• EXTRACTED INFORMATION
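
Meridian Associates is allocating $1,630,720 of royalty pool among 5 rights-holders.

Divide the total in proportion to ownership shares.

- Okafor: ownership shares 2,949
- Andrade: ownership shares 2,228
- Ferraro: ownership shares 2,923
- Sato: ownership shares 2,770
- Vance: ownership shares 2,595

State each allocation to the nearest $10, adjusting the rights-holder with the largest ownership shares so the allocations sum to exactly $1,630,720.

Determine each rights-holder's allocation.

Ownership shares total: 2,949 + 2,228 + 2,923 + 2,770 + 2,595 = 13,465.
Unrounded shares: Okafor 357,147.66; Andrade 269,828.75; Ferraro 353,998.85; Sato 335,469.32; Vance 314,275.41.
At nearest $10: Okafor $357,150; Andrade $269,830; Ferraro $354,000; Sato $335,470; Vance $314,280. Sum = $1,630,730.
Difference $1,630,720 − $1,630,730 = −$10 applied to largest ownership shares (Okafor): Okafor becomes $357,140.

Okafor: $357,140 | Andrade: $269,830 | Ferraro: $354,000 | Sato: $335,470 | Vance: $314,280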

--

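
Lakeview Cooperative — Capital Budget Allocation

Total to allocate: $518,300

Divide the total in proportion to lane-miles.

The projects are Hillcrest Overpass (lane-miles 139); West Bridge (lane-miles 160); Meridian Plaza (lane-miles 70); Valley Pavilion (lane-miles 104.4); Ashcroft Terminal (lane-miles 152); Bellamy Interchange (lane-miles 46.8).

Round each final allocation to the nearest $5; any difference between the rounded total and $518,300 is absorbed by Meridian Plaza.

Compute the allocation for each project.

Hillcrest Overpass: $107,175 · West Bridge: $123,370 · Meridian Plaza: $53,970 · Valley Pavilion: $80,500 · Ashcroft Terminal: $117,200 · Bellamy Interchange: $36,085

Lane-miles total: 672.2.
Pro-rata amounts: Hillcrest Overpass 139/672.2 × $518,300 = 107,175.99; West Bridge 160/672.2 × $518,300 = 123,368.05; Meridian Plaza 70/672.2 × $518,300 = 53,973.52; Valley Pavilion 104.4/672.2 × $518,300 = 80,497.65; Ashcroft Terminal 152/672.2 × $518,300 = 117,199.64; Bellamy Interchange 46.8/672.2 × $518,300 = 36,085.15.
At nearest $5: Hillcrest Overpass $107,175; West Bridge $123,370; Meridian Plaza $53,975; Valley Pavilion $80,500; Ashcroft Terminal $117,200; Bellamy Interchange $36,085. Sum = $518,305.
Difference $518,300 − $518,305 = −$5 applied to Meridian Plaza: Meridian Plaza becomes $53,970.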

--

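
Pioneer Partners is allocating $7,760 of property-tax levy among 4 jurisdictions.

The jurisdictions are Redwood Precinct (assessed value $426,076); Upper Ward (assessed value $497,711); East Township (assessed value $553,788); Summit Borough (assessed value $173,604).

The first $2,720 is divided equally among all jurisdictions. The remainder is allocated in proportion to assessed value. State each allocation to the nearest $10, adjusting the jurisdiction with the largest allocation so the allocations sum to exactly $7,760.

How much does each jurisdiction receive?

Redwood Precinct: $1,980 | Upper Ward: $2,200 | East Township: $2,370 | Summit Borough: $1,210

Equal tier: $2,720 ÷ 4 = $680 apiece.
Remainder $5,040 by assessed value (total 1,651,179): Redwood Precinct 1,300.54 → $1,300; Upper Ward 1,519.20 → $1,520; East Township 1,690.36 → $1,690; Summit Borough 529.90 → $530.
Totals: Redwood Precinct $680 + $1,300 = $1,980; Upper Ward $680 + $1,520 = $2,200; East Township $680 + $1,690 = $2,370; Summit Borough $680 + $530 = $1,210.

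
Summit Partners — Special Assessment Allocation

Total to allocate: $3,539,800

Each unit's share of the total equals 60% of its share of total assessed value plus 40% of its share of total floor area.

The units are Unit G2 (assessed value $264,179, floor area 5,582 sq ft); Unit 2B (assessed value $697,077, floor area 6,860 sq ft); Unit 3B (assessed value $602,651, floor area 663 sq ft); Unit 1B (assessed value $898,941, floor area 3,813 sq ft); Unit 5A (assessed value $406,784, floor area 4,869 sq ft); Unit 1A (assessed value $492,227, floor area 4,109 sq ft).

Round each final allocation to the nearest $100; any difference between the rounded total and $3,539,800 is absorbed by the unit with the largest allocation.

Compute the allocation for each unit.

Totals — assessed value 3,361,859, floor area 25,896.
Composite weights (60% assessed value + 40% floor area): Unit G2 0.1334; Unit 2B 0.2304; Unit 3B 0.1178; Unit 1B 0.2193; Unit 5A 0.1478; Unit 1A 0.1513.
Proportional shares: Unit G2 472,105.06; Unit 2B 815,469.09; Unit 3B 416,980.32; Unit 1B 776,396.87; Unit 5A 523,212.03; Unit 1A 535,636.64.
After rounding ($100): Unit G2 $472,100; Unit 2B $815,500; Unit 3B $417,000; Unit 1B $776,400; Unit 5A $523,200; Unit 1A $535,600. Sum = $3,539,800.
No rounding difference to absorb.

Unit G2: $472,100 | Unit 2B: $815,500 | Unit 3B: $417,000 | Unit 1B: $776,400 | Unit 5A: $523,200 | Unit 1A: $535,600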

• TASK DIRECTIONS
As listed above, the lines from the line with "Total to allocate: $3,539,800" to the line with "Round each final allocation to the nearest $100;" are to be echoed exactly, with both ends included and nothing added.

• RESPONSE TO THIS EXERCISE
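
Total to allocate: $3,539,800

Each unit's share of the total equals 60% of its share of total assessed value plus 40% of its share of total floor area.

The units are Unit G2 (assessed value $264,179, floor area 5,582 sq ft); Unit 2B (assessed value $697,077, floor area 6,860 sq ft); Unit 3B (assessed value $602,651, floor area 663 sq ft); Unit 1B (assessed value $898,941, floor area 3,813 sq ft); Unit 5A (assessed value $406,784, floor area 4,869 sq ft); Unit 1A (assessed value $492,227, floor area 4,109 sq ft).

Round each final allocation to the nearest $100; any difference between the rounded total and $3,539,800 is absorbed by the unit with the largest allocation.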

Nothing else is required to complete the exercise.